• _Exercise brief_:
Each record needs to be echoed exactly; can you do that?

• _Material to process_:
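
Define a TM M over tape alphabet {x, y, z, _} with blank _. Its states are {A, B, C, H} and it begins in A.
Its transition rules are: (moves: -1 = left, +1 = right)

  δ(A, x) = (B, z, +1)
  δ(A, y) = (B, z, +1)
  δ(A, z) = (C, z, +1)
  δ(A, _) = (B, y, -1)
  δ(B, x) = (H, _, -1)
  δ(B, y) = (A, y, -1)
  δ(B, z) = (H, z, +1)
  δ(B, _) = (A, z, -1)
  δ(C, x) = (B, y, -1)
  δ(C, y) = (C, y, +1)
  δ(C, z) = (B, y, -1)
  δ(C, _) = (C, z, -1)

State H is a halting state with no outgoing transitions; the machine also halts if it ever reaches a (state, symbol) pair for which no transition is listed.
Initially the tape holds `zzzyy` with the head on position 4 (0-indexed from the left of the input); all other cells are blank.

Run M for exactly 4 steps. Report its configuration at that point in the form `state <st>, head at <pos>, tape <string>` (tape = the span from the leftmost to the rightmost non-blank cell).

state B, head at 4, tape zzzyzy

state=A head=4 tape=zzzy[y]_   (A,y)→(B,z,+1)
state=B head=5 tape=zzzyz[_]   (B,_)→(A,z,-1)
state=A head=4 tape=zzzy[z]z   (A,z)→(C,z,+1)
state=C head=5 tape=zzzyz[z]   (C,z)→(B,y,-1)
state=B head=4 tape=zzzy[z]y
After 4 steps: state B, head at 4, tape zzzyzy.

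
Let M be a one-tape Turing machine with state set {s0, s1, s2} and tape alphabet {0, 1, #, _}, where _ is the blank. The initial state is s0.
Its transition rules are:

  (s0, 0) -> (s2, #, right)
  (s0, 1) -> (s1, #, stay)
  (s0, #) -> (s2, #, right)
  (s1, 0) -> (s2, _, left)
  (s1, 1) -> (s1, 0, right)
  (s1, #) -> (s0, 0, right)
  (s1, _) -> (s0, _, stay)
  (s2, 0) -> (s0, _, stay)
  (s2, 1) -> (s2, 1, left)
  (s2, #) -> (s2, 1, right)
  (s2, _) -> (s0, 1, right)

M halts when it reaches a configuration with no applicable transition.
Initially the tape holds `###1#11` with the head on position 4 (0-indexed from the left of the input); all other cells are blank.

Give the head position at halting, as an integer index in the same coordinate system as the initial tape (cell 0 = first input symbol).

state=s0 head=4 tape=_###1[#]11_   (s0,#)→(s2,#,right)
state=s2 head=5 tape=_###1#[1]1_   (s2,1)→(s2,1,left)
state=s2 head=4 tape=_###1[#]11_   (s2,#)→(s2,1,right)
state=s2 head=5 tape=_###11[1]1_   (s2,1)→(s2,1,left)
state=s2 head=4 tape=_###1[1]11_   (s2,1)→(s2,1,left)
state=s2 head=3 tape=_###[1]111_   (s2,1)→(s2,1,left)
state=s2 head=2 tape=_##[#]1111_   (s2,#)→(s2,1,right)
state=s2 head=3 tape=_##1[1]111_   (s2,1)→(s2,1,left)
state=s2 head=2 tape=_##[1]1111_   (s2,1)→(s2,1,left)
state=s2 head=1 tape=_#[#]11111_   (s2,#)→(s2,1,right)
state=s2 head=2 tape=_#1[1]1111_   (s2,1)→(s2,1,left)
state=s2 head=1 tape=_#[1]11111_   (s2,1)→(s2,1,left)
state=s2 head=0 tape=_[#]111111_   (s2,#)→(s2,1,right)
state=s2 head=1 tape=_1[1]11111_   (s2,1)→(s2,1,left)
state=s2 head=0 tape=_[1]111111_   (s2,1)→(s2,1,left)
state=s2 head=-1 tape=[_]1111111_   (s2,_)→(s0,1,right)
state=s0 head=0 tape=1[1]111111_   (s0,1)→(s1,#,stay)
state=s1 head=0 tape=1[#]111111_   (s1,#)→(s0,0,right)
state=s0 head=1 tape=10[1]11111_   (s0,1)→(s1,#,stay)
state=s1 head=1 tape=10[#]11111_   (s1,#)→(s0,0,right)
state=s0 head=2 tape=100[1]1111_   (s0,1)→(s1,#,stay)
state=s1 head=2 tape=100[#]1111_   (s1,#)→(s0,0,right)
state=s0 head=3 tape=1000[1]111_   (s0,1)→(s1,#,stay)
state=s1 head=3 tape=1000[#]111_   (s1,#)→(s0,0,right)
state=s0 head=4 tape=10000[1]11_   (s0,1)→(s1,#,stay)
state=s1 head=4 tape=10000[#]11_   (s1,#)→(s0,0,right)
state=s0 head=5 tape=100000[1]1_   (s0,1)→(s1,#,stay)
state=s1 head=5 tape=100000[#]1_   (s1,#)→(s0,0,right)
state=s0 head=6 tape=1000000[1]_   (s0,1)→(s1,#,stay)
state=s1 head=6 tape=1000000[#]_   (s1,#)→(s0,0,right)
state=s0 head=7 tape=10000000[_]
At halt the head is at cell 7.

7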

• _Answer section_:
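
Define a TM M over tape alphabet {x, y, z, _} with blank _. Its states are {A, B, C, H} and it begins in A.
Its transition rules are: (moves: -1 = left, +1 = right)

  δ(A, x) = (B, z, +1)
  δ(A, y) = (B, z, +1)
  δ(A, z) = (C, z, +1)
  δ(A, _) = (B, y, -1)
  δ(B, x) = (H, _, -1)
  δ(B, y) = (A, y, -1)
  δ(B, z) = (H, z, +1)
  δ(B, _) = (A, z, -1)
  δ(C, x) = (B, y, -1)
  δ(C, y) = (C, y, +1)
  δ(C, z) = (B, y, -1)
  δ(C, _) = (C, z, -1)

State H is a halting state with no outgoing transitions; the machine also halts if it ever reaches a (state, symbol) pair for which no transition is listed.
Initially the tape holds `zzzyy` with the head on position 4 (0-indexed from the left of the input); all other cells are blank.

Run M for exactly 4 steps. Report its configuration at that point in the form `state <st>, head at <pos>, tape <string>` (tape = the span from the leftmost to the rightmost non-blank cell).

state B, head at 4, tape zzzyzy

state=A head=4 tape=zzzy[y]_   (A,y)→(B,z,+1)
state=B head=5 tape=zzzyz[_]   (B,_)→(A,z,-1)
state=A head=4 tape=zzzy[z]z   (A,z)→(C,z,+1)
state=C head=5 tape=zzzyz[z]   (C,z)→(B,y,-1)
state=B head=4 tape=zzzy[z]y
After 4 steps: state B, head at 4, tape zzzyzy.

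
Let M be a one-tape Turing machine with state set {s0, s1, s2} and tape alphabet {0, 1, #, _}, where _ is the blank. The initial state is s0.
Its transition rules are:

  (s0, 0) -> (s2, #, right)
  (s0, 1) -> (s1, #, stay)
  (s0, #) -> (s2, #, right)
  (s1, 0) -> (s2, _, left)
  (s1, 1) -> (s1, 0, right)
  (s1, #) -> (s0, 0, right)
  (s1, _) -> (s0, _, stay)
  (s2, 0) -> (s0, _, stay)
  (s2, 1) -> (s2, 1, left)
  (s2, #) -> (s2, 1, right)
  (s2, _) -> (s0, 1, right)

M halts when it reaches a configuration with no applicable transition.
Initially the tape holds `###1#11` with the head on position 4 (0-indexed from the left of the input); all other cells are blank.

Give the head position at halting, as an integer index in the same coordinate system as the initial tape (cell 0 = first input symbol).

state=s0 head=4 tape=_###1[#]11_   (s0,#)→(s2,#,right)
state=s2 head=5 tape=_###1#[1]1_   (s2,1)→(s2,1,left)
state=s2 head=4 tape=_###1[#]11_   (s2,#)→(s2,1,right)
state=s2 head=5 tape=_###11[1]1_   (s2,1)→(s2,1,left)
state=s2 head=4 tape=_###1[1]11_   (s2,1)→(s2,1,left)
state=s2 head=3 tape=_###[1]111_   (s2,1)→(s2,1,left)
state=s2 head=2 tape=_##[#]1111_   (s2,#)→(s2,1,right)
state=s2 head=3 tape=_##1[1]111_   (s2,1)→(s2,1,left)
state=s2 head=2 tape=_##[1]1111_   (s2,1)→(s2,1,left)
state=s2 head=1 tape=_#[#]11111_   (s2,#)→(s2,1,right)
state=s2 head=2 tape=_#1[1]1111_   (s2,1)→(s2,1,left)
state=s2 head=1 tape=_#[1]11111_   (s2,1)→(s2,1,left)
state=s2 head=0 tape=_[#]111111_   (s2,#)→(s2,1,right)
state=s2 head=1 tape=_1[1]11111_   (s2,1)→(s2,1,left)
state=s2 head=0 tape=_[1]111111_   (s2,1)→(s2,1,left)
state=s2 head=-1 tape=[_]1111111_   (s2,_)→(s0,1,right)
state=s0 head=0 tape=1[1]111111_   (s0,1)→(s1,#,stay)
state=s1 head=0 tape=1[#]111111_   (s1,#)→(s0,0,right)
state=s0 head=1 tape=10[1]11111_   (s0,1)→(s1,#,stay)
state=s1 head=1 tape=10[#]11111_   (s1,#)→(s0,0,right)
state=s0 head=2 tape=100[1]1111_   (s0,1)→(s1,#,stay)
state=s1 head=2 tape=100[#]1111_   (s1,#)→(s0,0,right)
state=s0 head=3 tape=1000[1]111_   (s0,1)→(s1,#,stay)
state=s1 head=3 tape=1000[#]111_   (s1,#)→(s0,0,right)
state=s0 head=4 tape=10000[1]11_   (s0,1)→(s1,#,stay)
state=s1 head=4 tape=10000[#]11_   (s1,#)→(s0,0,right)
state=s0 head=5 tape=100000[1]1_   (s0,1)→(s1,#,stay)
state=s1 head=5 tape=100000[#]1_   (s1,#)→(s0,0,right)
state=s0 head=6 tape=1000000[1]_   (s0,1)→(s1,#,stay)
state=s1 head=6 tape=1000000[#]_   (s1,#)→(s0,0,right)
state=s0 head=7 tape=10000000[_]
At halt the head is at cell 7.

7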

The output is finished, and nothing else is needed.